# WORK INSTRUCTIONS
Give back an exact copy of the lines below, from the first through the line with "Events (processed in"; please stop there.

# MATERIAL TO PROCESS
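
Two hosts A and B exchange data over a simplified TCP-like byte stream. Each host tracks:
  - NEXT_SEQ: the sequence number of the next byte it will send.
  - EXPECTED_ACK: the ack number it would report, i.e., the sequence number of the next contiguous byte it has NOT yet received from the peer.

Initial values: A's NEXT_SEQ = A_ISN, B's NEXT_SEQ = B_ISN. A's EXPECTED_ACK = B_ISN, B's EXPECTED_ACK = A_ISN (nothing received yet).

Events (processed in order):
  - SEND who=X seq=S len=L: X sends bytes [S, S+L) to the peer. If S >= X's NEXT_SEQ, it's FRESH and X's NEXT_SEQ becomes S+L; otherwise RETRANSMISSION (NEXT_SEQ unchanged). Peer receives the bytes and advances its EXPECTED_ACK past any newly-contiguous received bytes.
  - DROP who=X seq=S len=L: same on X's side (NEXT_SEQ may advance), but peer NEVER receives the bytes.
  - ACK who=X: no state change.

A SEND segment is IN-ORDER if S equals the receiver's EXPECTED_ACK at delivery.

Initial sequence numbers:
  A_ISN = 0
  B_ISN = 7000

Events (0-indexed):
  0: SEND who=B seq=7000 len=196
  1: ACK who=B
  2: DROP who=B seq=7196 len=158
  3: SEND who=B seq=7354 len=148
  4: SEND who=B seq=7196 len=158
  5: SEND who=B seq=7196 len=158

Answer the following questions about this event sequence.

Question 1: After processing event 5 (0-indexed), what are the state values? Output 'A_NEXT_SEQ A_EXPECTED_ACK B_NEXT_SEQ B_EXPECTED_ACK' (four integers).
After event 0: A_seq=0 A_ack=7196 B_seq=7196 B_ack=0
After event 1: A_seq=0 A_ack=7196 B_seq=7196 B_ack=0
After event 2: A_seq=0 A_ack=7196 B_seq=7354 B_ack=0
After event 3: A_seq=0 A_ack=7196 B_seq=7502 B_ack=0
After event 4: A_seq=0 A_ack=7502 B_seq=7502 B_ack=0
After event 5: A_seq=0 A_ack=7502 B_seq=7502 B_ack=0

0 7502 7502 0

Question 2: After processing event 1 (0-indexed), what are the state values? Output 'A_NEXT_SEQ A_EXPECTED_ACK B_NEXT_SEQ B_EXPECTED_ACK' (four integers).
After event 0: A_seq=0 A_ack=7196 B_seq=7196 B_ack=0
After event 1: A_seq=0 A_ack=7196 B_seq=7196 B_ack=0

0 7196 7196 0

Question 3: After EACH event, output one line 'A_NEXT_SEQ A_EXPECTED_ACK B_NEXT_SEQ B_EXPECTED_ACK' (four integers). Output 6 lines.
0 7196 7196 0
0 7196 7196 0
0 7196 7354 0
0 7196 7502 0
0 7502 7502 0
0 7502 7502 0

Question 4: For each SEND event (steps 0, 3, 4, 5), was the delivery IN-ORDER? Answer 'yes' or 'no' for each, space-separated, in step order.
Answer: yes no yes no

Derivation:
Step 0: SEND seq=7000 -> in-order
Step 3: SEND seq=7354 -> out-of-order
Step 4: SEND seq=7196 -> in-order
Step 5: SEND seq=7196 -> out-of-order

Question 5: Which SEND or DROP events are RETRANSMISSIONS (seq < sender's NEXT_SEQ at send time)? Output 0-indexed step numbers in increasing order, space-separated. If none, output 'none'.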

# ANSWER TO THIS TASK
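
Two hosts A and B exchange data over a simplified TCP-like byte stream. Each host tracks:
  - NEXT_SEQ: the sequence number of the next byte it will send.
  - EXPECTED_ACK: the ack number it would report, i.e., the sequence number of the next contiguous byte it has NOT yet received from the peer.

Initial values: A's NEXT_SEQ = A_ISN, B's NEXT_SEQ = B_ISN. A's EXPECTED_ACK = B_ISN, B's EXPECTED_ACK = A_ISN (nothing received yet).

Events (processed in order):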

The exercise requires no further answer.